Task goal: The answer should consist of each line below that contains the word "proportion".
(Data for this exercise)
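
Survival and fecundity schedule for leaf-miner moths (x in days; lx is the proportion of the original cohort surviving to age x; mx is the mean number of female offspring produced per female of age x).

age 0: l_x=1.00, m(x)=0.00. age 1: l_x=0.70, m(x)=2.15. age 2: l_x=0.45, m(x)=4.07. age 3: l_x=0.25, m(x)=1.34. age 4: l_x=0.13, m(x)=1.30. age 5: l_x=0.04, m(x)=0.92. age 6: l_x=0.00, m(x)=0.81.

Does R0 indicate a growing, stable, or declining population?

growing

R0 = Σ lx·mx = 0 + 1.505 + 1.8315 + 0.335 + 0.169 + 0.0368 + 0 = 3.8773
R0 > 1, so the population is growing.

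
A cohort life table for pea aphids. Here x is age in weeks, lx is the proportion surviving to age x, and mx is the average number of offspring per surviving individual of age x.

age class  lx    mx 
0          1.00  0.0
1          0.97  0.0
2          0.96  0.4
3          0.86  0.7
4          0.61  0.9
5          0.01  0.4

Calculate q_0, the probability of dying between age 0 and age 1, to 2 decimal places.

q_0 = (l_0 − l_1) / l_0 = (1 − 0.97) / 1
     = 0.03 / 1 = 0.03 → 0.03

0.03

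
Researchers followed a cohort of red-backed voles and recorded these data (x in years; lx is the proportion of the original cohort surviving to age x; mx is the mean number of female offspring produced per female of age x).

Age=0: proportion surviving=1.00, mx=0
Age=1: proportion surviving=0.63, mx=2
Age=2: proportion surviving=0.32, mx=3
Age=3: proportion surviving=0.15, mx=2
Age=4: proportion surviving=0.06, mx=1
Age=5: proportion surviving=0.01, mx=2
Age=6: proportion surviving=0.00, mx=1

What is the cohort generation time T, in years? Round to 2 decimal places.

lx·mx: 0, 1.26, 0.96, 0.3, 0.06, 0.02, 0 → R0 = 2.6
x·lx·mx: 0, 1.26, 1.92, 0.9, 0.24, 0.1, 0 → Σ = 4.42
T = 4.42 / 2.6 = 1.7 → 1.70

1.70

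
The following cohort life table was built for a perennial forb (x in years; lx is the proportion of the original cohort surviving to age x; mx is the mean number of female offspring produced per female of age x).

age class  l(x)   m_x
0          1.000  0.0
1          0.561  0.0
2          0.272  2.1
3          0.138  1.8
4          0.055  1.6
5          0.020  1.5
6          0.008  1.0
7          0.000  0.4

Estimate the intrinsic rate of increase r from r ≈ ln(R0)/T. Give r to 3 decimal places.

R0 = Σ lx·mx = 0 + 0 + 0.5712 + 0.2484 + 0.088 + 0.03 + 0.008 + 0 = 0.9456
Σ x·lx·mx = 2.4376; T = 2.4376/0.9456 = 2.57783…
r ≈ ln(R0)/T = ln(0.9456)/2.57783… = -0.0217… → -0.022

-0.022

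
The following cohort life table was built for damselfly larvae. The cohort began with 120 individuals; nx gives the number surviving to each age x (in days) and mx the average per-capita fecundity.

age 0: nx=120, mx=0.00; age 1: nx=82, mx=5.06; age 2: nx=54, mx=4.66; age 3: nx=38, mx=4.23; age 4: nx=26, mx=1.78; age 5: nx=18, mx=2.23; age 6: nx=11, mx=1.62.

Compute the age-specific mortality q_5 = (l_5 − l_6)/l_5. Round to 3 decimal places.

lx = nx/n0 = nx/120: 1, 0.68333…, 0.45, 0.31667…, 0.21667…, 0.15, 0.09167…
q_5 = (l_5 − l_6) / l_5 = (0.15 − 0.091667…) / 0.15
     = 0.058333… / 0.15 = 0.388889… → 0.389

0.389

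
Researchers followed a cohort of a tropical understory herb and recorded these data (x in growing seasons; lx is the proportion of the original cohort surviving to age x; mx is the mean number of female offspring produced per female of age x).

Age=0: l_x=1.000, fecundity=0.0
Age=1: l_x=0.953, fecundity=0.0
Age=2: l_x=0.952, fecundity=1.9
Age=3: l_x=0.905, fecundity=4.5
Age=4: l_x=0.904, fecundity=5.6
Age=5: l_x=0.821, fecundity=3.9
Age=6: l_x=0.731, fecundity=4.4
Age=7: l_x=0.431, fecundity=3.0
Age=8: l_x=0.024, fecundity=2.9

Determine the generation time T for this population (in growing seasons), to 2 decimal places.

4.33

lx·mx: 0, 0, 1.8088, 4.0725, 5.0624, 3.2019, 3.2164, 1.293, 0.0696 → R0 = 18.7246
x·lx·mx: 0, 0, 3.6176, 12.2175, 20.2496, 16.0095, 19.2984, 9.051, 0.5568 → Σ = 81.0004
T = 81.0004 / 18.7246 = 4.325881… → 4.33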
(End Data for this exercise)
Task answer:
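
Survival and fecundity schedule for leaf-miner moths (x in days; lx is the proportion of the original cohort surviving to age x; mx is the mean number of female offspring produced per female of age x).
A cohort life table for pea aphids. Here x is age in weeks, lx is the proportion surviving to age x, and mx is the average number of offspring per surviving individual of age x.
Researchers followed a cohort of red-backed voles and recorded these data (x in years; lx is the proportion of the original cohort surviving to age x; mx is the mean number of female offspring produced per female of age x).
Age=0: proportion surviving=1.00, mx=0
Age=1: proportion surviving=0.63, mx=2
Age=2: proportion surviving=0.32, mx=3
Age=3: proportion surviving=0.15, mx=2
Age=4: proportion surviving=0.06, mx=1
Age=5: proportion surviving=0.01, mx=2
Age=6: proportion surviving=0.00, mx=1
The following cohort life table was built for a perennial forb (x in years; lx is the proportion of the original cohort surviving to age x; mx is the mean number of female offspring produced per female of age x).
Researchers followed a cohort of a tropical understory herb and recorded these data (x in growing seasons; lx is the proportion of the original cohort surviving to age x; mx is the mean number of female offspring produced per female of age x).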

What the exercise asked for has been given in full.